Dataset entries:
——————————

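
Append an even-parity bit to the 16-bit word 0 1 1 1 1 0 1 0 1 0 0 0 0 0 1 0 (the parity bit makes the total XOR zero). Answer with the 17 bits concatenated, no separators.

01111010100000101

XOR of the 16 data bits: 0⊕1⊕1⊕1⊕1⊕0⊕1⊕0⊕1⊕0⊕0⊕0⊕0⊕0⊕1⊕0 = 1
Parity bit = 1 (so all 17 bits XOR to 0).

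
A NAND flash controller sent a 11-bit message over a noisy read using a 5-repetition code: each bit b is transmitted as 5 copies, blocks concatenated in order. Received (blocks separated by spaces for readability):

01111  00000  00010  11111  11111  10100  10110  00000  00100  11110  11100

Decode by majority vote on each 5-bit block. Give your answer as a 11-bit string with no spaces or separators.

Block 1 (01111): 4 ones → 1
Block 2 (00000): 0 ones → 0
Block 3 (00010): 1 one → 0
Block 4 (11111): 5 ones → 1
Block 5 (11111): 5 ones → 1
Block 6 (10100): 2 ones → 0
Block 7 (10110): 3 ones → 1
Block 8 (00000): 0 ones → 0
Block 9 (00100): 1 one → 0
Block 10 (11110): 4 ones → 1
Block 11 (11100): 3 ones → 1

10011010011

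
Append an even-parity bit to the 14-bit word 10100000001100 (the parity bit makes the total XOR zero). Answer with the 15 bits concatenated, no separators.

101000000011000

XOR of the 14 data bits: 1⊕0⊕1⊕0⊕0⊕0⊕0⊕0⊕0⊕0⊕1⊕1⊕0⊕0 = 0
Parity bit = 0 (so all 15 bits XOR to 0).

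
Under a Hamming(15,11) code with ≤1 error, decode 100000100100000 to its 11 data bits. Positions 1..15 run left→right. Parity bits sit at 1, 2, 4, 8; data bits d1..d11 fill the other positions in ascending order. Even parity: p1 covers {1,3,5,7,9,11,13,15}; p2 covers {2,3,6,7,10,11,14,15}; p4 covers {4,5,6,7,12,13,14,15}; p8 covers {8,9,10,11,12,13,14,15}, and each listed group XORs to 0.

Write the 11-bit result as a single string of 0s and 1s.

s1 (pos 1,3,5,7,9,11,13,15): 1⊕0⊕0⊕1⊕0⊕0⊕0⊕0 = 0
s2 (pos 2,3,6,7,10,11,14,15): 0⊕0⊕0⊕1⊕1⊕0⊕0⊕0 = 0
s4 (pos 4,5,6,7,12,13,14,15): 0⊕0⊕0⊕1⊕0⊕0⊕0⊕0 = 1
s8 (pos 8,9,10,11,12,13,14,15): 0⊕0⊕1⊕0⊕0⊕0⊕0⊕0 = 1
Syndrome s8…s1 = 1100 → error at position 12.
Flip position 12: 100000100100000 → 100000100101000
Read data bits from positions 3,5,6,7,9,10,11,12,13,14,15: 00010101000

00010101000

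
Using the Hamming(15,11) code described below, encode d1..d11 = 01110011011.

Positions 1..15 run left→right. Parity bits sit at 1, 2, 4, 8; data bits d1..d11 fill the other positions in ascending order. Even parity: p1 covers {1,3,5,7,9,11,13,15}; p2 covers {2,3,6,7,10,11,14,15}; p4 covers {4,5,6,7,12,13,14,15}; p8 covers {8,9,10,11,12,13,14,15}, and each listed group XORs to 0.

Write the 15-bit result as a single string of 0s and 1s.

Place data at non-parity positions: p1 p2 0 p4 1 1 1 p8 0 0 1 1 0 1 1
p1 (pos 1,3,5,7,9,11,13,15): XOR of data positions = 0⊕1⊕1⊕0⊕1⊕0⊕1 = 0
p2 (pos 2,3,6,7,10,11,14,15): XOR of data positions = 0⊕1⊕1⊕0⊕1⊕1⊕1 = 1
p4 (pos 4,5,6,7,12,13,14,15): XOR of data positions = 1⊕1⊕1⊕1⊕0⊕1⊕1 = 0
p8 (pos 8,9,10,11,12,13,14,15): XOR of data positions = 0⊕0⊕1⊕1⊕0⊕1⊕1 = 0
Codeword: 010011100011011

010011100011011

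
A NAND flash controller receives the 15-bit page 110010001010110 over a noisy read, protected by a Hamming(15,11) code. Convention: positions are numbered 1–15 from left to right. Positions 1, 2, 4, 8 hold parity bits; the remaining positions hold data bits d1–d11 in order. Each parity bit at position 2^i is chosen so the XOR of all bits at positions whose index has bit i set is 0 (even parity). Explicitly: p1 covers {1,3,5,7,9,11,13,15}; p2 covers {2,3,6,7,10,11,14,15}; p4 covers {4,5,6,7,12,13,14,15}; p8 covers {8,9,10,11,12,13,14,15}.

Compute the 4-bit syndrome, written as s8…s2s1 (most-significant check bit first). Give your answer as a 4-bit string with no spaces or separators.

0111

s1 (pos 1,3,5,7,9,11,13,15): 1⊕0⊕1⊕0⊕1⊕1⊕1⊕0 = 1
s2 (pos 2,3,6,7,10,11,14,15): 1⊕0⊕0⊕0⊕0⊕1⊕1⊕0 = 1
s4 (pos 4,5,6,7,12,13,14,15): 0⊕1⊕0⊕0⊕0⊕1⊕1⊕0 = 1
s8 (pos 8,9,10,11,12,13,14,15): 0⊕1⊕0⊕1⊕0⊕1⊕1⊕0 = 0
Syndrome s8…s1 = 0111 → error at position 7.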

——————————

Transcribe every record above word for word.

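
Append an even-parity bit to the 16-bit word 0 1 1 1 1 0 1 0 1 0 0 0 0 0 1 0 (the parity bit makes the total XOR zero). Answer with the 17 bits concatenated, no separators.

01111010100000101

XOR of the 16 data bits: 0⊕1⊕1⊕1⊕1⊕0⊕1⊕0⊕1⊕0⊕0⊕0⊕0⊕0⊕1⊕0 = 1
Parity bit = 1 (so all 17 bits XOR to 0).

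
A NAND flash controller sent a 11-bit message over a noisy read using a 5-repetition code: each bit b is transmitted as 5 copies, blocks concatenated in order. Received (blocks separated by spaces for readability):

01111  00000  00010  11111  11111  10100  10110  00000  00100  11110  11100

Decode by majority vote on each 5-bit block. Give your answer as a 11-bit string with no spaces or separators.

Block 1 (01111): 4 ones → 1
Block 2 (00000): 0 ones → 0
Block 3 (00010): 1 one → 0
Block 4 (11111): 5 ones → 1
Block 5 (11111): 5 ones → 1
Block 6 (10100): 2 ones → 0
Block 7 (10110): 3 ones → 1
Block 8 (00000): 0 ones → 0
Block 9 (00100): 1 one → 0
Block 10 (11110): 4 ones → 1
Block 11 (11100): 3 ones → 1

10011010011

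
Append an even-parity bit to the 14-bit word 10100000001100 (the parity bit makes the total XOR zero). Answer with the 15 bits concatenated, no separators.

101000000011000

XOR of the 14 data bits: 1⊕0⊕1⊕0⊕0⊕0⊕0⊕0⊕0⊕0⊕1⊕1⊕0⊕0 = 0
Parity bit = 0 (so all 15 bits XOR to 0).

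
Under a Hamming(15,11) code with ≤1 error, decode 100000100100000 to its 11 data bits. Positions 1..15 run left→right. Parity bits sit at 1, 2, 4, 8; data bits d1..d11 fill the other positions in ascending order. Even parity: p1 covers {1,3,5,7,9,11,13,15}; p2 covers {2,3,6,7,10,11,14,15}; p4 covers {4,5,6,7,12,13,14,15}; p8 covers {8,9,10,11,12,13,14,15}, and each listed group XORs to 0.

Write the 11-bit result as a single string of 0s and 1s.

s1 (pos 1,3,5,7,9,11,13,15): 1⊕0⊕0⊕1⊕0⊕0⊕0⊕0 = 0
s2 (pos 2,3,6,7,10,11,14,15): 0⊕0⊕0⊕1⊕1⊕0⊕0⊕0 = 0
s4 (pos 4,5,6,7,12,13,14,15): 0⊕0⊕0⊕1⊕0⊕0⊕0⊕0 = 1
s8 (pos 8,9,10,11,12,13,14,15): 0⊕0⊕1⊕0⊕0⊕0⊕0⊕0 = 1
Syndrome s8…s1 = 1100 → error at position 12.
Flip position 12: 100000100100000 → 100000100101000
Read data bits from positions 3,5,6,7,9,10,11,12,13,14,15: 00010101000

00010101000

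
Using the Hamming(15,11) code described below, encode d1..d11 = 01110011011.

Positions 1..15 run left→right. Parity bits sit at 1, 2, 4, 8; data bits d1..d11 fill the other positions in ascending order. Even parity: p1 covers {1,3,5,7,9,11,13,15}; p2 covers {2,3,6,7,10,11,14,15}; p4 covers {4,5,6,7,12,13,14,15}; p8 covers {8,9,10,11,12,13,14,15}, and each listed group XORs to 0.

Write the 15-bit result as a single string of 0s and 1s.

Place data at non-parity positions: p1 p2 0 p4 1 1 1 p8 0 0 1 1 0 1 1
p1 (pos 1,3,5,7,9,11,13,15): XOR of data positions = 0⊕1⊕1⊕0⊕1⊕0⊕1 = 0
p2 (pos 2,3,6,7,10,11,14,15): XOR of data positions = 0⊕1⊕1⊕0⊕1⊕1⊕1 = 1
p4 (pos 4,5,6,7,12,13,14,15): XOR of data positions = 1⊕1⊕1⊕1⊕0⊕1⊕1 = 0
p8 (pos 8,9,10,11,12,13,14,15): XOR of data positions = 0⊕0⊕1⊕1⊕0⊕1⊕1 = 0
Codeword: 010011100011011

010011100011011

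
A NAND flash controller receives the 15-bit page 110010001010110 over a noisy read, protected by a Hamming(15,11) code. Convention: positions are numbered 1–15 from left to right. Positions 1, 2, 4, 8 hold parity bits; the remaining positions hold data bits d1–d11 in order. Each parity bit at position 2^i is chosen so the XOR of all bits at positions whose index has bit i set is 0 (even parity). Explicitly: p1 covers {1,3,5,7,9,11,13,15}; p2 covers {2,3,6,7,10,11,14,15}; p4 covers {4,5,6,7,12,13,14,15}; p8 covers {8,9,10,11,12,13,14,15}.

Compute the 4-bit syndrome, written as s8…s2s1 (most-significant check bit first). Give your answer as a 4-bit string with no spaces or separators.

0111

s1 (pos 1,3,5,7,9,11,13,15): 1⊕0⊕1⊕0⊕1⊕1⊕1⊕0 = 1
s2 (pos 2,3,6,7,10,11,14,15): 1⊕0⊕0⊕0⊕0⊕1⊕1⊕0 = 1
s4 (pos 4,5,6,7,12,13,14,15): 0⊕1⊕0⊕0⊕0⊕1⊕1⊕0 = 1
s8 (pos 8,9,10,11,12,13,14,15): 0⊕1⊕0⊕1⊕0⊕1⊕1⊕0 = 0
Syndrome s8…s1 = 0111 → error at position 7.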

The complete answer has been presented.